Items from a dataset
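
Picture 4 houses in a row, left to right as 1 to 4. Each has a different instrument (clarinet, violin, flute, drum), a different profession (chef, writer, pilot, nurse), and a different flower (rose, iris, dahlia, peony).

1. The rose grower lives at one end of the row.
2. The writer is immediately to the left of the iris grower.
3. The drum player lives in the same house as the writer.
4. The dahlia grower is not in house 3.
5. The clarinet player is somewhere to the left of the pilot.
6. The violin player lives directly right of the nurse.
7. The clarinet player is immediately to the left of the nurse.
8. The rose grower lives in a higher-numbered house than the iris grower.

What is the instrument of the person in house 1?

drum

From clue 8, the rose grower must be in house 4.
The clarinet player is narrowed to house 1 or 2; consider each.
Placing it in house 1 leads to a contradiction, so it's in house 2.
From clue 7, the nurse must be in house 3.
House 1 instrument: only drum fits.
Clue 3 places the writer in house 1.
The violin player is in house 4 (clue 6).
That leaves flute as the instrument for house 3.
So house 2 gets chef for profession.
So house 4 gets pilot for profession.
From clue 2, the iris grower must be in house 2.
House 1's flower must be dahlia (nothing else left).
That leaves peony as the flower for house 3.
So: house 1 = drum/writer/dahlia, house 2 = clarinet/chef/iris, house 3 = flute/nurse/peony, house 4 = violin/pilot/rose.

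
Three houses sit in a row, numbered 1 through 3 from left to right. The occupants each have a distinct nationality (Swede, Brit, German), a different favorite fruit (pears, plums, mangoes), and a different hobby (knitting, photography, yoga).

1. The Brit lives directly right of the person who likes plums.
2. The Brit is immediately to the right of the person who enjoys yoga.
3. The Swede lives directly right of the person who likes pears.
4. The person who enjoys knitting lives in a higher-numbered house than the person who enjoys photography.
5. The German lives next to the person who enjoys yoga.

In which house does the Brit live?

That leaves German as the nationality for house 1.
House 3's favorite fruit must be mangoes (nothing else left).
House 3's hobby must be knitting (nothing else left).
From clue 5, the person who enjoys yoga must be in house 2.
House 1's hobby must be photography (nothing else left).
From clue 2, the Brit must be in house 3.
The only nationality still possible for house 2 is Swede.
Clue 1: the person who likes plums is in house 2.
The person who likes pears is in house 1 (clue 3).
So: house 1 = German/pears/photography, house 2 = Swede/plums/yoga, house 3 = Brit/mangoes/knitting.

3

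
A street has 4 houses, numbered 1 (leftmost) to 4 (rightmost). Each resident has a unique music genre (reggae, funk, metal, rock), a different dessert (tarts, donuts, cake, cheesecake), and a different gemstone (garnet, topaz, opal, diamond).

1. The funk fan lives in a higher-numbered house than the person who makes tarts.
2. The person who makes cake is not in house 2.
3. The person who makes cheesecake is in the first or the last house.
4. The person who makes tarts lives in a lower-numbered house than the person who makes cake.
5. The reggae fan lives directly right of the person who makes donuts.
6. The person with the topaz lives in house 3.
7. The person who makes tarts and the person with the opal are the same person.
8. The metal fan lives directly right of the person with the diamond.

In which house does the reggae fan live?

4

The person with the topaz is in house 3 (clue 6).
House 1 music genre: only rock fits.
So house 4 gets garnet for gemstone.
The metal fan is narrowed to house 2 or 3; consider each.
Placing it in house 3 leads to a contradiction, so it's in house 2.
By clue 8, the person with the diamond is in house 1.
The only gemstone still possible for house 2 is opal.
The person who makes tarts is in house 2 (clue 7).
The only dessert still possible for house 1 is cheesecake.
House 3 dessert: only donuts fits.
The only dessert still possible for house 4 is cake.
Clue 5: the reggae fan is in house 4.
House 3's music genre must be funk (nothing else left).
So: house 1 = rock/cheesecake/diamond, house 2 = metal/tarts/opal, house 3 = funk/donuts/topaz, house 4 = reggae/cake/garnet.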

_The task_: From the records above, extract exactly and only the lines that begin at the line with "4. The person who enjoys" and stop after the line with "5. The German".

_Written response_:
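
4. The person who enjoys knitting lives in a higher-numbered house than the person who enjoys photography.
5. The German lives next to the person who enjoys yoga.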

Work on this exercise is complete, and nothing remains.